• **Directions for this task**: When you reach the line in the listing below that contains "Let k(o) = (o", begin returning lines exactly as written, and stop after the line that contains "Answer: -1377720603/74 ≈ -1.8618e+7". Return no other lines.
+ + +
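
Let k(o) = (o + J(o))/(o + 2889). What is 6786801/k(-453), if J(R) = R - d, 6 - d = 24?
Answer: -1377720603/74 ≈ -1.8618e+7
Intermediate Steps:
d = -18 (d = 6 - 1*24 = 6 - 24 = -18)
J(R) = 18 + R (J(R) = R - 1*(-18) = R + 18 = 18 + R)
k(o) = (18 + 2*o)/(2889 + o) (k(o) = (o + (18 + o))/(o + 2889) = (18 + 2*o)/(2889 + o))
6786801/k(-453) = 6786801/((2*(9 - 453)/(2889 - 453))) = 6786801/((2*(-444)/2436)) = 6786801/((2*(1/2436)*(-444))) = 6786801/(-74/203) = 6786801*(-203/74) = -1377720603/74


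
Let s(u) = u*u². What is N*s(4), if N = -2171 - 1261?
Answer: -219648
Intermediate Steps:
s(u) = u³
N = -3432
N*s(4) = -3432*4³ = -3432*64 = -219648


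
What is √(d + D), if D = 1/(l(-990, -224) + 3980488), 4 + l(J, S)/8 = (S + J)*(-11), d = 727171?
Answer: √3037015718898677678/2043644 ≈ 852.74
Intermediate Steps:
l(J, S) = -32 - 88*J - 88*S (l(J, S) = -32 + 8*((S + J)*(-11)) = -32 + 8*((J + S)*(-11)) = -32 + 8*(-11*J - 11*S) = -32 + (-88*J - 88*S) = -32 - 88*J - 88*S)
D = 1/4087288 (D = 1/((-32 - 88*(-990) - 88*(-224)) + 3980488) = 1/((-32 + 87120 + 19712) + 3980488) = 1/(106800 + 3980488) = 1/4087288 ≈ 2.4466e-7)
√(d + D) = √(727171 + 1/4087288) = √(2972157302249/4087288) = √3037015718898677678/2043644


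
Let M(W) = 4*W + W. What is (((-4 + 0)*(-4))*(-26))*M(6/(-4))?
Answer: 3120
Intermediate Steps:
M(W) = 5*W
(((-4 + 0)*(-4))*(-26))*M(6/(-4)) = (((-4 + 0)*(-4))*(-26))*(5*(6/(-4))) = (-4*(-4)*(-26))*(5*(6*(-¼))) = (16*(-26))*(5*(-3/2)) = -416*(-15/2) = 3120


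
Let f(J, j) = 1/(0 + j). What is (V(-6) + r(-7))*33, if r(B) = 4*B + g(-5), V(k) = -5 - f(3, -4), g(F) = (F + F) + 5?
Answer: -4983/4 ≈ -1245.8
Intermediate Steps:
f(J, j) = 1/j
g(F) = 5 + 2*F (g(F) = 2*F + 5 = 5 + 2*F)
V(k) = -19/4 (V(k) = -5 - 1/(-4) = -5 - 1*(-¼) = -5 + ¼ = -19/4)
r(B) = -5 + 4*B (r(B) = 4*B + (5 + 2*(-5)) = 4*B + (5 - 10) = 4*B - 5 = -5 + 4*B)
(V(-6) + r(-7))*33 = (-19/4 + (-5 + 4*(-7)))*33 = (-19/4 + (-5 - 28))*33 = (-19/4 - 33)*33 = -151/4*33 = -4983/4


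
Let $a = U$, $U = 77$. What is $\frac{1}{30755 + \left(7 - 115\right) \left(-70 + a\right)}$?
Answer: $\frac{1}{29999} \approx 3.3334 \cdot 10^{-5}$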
+ + +
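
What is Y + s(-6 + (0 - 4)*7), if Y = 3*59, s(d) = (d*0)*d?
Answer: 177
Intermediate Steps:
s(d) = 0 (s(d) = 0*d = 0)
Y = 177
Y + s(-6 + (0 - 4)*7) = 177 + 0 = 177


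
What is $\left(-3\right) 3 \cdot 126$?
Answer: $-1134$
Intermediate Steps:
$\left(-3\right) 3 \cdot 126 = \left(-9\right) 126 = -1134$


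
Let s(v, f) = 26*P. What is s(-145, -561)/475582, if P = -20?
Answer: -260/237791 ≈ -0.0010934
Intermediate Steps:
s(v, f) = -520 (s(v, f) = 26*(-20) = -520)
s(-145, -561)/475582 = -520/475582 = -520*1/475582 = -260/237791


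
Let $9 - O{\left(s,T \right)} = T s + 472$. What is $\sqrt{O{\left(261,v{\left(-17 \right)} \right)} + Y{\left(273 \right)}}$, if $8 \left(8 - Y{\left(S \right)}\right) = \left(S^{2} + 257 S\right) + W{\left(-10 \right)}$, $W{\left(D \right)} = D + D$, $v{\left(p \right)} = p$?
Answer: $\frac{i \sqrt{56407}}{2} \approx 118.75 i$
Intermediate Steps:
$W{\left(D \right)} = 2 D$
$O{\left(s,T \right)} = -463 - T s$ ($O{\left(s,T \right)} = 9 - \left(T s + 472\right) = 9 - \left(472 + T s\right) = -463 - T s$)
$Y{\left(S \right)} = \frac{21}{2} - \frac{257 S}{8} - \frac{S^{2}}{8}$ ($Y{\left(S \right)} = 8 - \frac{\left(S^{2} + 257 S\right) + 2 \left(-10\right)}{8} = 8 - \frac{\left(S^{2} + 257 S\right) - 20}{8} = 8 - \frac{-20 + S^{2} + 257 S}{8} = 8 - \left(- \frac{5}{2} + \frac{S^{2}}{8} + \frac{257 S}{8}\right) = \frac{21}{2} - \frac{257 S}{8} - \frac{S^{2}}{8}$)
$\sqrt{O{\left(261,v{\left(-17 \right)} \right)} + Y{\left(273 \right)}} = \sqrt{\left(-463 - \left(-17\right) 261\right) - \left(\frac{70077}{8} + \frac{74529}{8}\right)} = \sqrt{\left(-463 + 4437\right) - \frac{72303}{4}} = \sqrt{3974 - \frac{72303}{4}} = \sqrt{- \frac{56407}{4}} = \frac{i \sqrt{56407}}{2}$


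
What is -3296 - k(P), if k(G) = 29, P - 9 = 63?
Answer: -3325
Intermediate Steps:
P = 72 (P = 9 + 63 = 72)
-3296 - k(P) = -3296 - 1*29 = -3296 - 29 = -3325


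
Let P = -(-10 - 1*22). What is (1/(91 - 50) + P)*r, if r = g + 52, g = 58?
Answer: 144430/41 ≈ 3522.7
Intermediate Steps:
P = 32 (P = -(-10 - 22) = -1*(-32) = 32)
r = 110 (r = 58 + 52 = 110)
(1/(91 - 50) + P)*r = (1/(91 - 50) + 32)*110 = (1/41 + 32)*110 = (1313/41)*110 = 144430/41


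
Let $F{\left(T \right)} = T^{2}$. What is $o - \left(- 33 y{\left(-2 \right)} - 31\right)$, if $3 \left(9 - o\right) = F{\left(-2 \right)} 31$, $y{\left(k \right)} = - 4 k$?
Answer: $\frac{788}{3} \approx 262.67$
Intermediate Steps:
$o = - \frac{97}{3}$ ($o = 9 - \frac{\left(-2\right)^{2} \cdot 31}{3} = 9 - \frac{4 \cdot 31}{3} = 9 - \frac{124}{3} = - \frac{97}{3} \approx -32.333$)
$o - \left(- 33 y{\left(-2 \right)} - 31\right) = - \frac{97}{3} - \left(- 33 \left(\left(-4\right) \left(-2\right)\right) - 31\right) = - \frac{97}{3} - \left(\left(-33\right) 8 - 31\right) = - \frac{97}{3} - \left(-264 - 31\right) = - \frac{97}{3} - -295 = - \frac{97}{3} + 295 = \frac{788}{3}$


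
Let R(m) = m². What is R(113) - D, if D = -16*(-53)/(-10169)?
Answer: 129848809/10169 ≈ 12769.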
+ + +
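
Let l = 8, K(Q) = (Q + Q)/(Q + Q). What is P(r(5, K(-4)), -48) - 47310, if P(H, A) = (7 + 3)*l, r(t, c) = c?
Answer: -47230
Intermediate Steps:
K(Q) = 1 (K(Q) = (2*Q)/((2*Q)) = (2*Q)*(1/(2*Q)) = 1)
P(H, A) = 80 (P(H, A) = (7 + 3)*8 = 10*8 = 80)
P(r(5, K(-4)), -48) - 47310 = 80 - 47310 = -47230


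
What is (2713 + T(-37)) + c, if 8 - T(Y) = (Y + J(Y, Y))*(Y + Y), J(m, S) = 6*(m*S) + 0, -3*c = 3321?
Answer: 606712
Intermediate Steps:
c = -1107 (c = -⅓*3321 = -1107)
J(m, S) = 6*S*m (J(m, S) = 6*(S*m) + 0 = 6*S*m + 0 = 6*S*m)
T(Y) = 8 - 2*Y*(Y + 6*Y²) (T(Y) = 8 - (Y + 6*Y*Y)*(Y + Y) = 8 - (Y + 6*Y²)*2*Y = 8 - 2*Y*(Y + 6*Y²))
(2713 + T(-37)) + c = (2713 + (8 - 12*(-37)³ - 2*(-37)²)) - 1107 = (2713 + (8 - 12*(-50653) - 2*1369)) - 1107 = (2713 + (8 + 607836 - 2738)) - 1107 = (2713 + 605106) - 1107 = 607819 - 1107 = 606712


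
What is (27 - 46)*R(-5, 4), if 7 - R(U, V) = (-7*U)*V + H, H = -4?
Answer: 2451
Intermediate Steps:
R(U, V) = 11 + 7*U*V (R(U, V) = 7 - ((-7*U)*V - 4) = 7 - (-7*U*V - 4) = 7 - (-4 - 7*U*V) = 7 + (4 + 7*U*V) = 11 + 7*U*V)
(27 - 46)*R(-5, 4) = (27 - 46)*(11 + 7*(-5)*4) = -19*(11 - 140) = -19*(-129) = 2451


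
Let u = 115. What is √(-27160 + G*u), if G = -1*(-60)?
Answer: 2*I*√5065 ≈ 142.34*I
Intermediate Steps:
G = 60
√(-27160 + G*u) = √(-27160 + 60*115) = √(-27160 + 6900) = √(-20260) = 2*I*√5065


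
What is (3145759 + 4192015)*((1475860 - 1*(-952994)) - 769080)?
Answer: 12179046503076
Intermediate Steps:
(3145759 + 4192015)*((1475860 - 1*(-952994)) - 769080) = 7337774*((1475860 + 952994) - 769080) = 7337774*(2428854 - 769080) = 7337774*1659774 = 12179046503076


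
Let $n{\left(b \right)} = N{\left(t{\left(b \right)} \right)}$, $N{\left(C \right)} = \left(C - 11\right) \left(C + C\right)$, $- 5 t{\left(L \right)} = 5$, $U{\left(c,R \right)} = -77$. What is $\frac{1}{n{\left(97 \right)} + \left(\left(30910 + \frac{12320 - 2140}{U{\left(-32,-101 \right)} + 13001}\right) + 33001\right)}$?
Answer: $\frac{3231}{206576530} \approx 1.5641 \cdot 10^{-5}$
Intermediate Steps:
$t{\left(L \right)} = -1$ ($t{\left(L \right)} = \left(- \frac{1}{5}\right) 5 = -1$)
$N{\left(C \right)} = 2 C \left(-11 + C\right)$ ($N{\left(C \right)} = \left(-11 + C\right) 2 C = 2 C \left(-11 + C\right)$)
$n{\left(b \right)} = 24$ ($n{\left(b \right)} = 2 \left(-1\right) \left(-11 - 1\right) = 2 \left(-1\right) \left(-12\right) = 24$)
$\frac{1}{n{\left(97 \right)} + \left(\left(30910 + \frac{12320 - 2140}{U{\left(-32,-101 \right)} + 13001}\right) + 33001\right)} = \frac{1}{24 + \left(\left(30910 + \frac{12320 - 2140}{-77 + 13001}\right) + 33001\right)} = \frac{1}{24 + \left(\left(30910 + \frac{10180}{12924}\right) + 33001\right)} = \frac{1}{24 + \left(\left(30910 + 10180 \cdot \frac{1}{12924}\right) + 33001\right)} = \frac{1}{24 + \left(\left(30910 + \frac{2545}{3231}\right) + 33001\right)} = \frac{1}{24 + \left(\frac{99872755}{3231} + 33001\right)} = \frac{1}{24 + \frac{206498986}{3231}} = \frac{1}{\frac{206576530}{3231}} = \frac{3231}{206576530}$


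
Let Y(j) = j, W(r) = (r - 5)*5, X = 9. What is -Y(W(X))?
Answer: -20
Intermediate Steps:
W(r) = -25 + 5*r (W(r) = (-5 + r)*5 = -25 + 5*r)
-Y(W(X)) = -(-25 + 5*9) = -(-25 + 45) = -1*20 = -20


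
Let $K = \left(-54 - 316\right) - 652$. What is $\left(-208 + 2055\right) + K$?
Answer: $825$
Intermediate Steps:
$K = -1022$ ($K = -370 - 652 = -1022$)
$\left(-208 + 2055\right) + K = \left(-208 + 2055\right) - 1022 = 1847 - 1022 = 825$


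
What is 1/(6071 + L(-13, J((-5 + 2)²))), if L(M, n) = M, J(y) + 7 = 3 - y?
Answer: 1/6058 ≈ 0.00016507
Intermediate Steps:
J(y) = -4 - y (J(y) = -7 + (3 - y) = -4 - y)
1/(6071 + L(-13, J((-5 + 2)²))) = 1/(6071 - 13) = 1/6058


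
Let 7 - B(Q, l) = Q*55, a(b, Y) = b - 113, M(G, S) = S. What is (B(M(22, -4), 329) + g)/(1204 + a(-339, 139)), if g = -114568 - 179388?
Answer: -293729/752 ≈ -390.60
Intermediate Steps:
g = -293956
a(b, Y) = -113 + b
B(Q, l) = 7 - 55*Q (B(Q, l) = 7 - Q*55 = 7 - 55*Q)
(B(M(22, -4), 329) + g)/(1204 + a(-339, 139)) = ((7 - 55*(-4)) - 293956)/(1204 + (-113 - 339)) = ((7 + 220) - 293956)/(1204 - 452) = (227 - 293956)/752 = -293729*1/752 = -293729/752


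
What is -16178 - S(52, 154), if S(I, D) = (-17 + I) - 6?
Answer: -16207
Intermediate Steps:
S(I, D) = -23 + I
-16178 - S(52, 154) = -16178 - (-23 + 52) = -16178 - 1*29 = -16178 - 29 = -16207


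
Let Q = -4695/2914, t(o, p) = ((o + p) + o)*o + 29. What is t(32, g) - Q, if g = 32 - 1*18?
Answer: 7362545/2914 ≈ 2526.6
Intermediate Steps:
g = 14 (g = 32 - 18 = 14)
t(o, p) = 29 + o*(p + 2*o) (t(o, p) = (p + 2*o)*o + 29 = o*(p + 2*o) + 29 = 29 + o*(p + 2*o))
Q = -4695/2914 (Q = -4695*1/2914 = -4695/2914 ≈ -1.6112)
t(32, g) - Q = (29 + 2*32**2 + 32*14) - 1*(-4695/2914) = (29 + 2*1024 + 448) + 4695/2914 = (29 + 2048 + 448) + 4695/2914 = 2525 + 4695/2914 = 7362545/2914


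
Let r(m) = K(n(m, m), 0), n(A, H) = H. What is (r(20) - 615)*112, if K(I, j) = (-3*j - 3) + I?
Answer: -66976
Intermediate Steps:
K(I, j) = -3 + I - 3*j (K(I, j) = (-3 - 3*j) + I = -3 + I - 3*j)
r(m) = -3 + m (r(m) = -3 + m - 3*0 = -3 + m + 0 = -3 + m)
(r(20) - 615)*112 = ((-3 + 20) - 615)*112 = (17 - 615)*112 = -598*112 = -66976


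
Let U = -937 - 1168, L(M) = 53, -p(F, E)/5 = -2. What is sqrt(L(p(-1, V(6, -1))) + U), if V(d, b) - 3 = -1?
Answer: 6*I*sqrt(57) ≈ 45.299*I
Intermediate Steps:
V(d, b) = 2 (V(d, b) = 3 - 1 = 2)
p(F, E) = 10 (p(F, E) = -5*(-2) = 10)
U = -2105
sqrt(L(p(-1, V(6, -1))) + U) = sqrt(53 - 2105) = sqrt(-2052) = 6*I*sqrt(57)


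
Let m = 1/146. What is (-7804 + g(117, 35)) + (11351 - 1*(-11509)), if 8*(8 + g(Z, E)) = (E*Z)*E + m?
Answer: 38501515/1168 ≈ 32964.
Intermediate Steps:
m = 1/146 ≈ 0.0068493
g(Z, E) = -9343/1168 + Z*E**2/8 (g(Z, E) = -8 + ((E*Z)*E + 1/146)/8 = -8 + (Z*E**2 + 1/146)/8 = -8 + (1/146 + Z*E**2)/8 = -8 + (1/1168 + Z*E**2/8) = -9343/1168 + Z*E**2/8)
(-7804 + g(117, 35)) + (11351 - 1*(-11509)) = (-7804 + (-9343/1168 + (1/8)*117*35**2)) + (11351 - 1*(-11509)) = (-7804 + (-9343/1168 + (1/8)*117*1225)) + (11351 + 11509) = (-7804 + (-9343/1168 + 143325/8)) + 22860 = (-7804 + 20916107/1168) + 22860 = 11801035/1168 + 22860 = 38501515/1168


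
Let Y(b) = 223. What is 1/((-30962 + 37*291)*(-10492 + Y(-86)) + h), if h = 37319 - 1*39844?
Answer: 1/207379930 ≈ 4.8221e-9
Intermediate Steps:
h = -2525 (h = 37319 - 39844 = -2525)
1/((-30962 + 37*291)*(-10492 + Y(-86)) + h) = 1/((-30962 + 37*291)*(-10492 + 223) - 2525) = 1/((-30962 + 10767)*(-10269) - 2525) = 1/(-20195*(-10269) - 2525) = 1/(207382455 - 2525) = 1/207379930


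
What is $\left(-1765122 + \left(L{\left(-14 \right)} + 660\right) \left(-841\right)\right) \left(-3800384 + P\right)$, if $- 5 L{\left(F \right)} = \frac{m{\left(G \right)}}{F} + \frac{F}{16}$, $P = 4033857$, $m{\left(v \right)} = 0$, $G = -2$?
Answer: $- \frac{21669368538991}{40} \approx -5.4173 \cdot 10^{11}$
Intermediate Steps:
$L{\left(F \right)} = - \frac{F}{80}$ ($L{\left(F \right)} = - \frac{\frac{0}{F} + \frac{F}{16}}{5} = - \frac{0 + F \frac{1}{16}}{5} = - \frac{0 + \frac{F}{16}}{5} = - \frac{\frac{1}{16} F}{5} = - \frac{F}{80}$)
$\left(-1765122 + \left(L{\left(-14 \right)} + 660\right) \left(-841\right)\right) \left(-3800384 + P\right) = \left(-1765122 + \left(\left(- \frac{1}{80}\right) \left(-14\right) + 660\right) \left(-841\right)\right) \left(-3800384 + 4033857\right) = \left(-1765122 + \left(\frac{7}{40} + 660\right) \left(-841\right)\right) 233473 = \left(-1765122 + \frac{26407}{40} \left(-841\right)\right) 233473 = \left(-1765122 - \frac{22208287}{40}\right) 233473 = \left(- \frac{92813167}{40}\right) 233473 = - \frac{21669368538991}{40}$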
+ + +
• **Reply to the exercise**:
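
Let k(o) = (o + J(o))/(o + 2889). What is 6786801/k(-453), if J(R) = R - d, 6 - d = 24?
Answer: -1377720603/74 ≈ -1.8618e+7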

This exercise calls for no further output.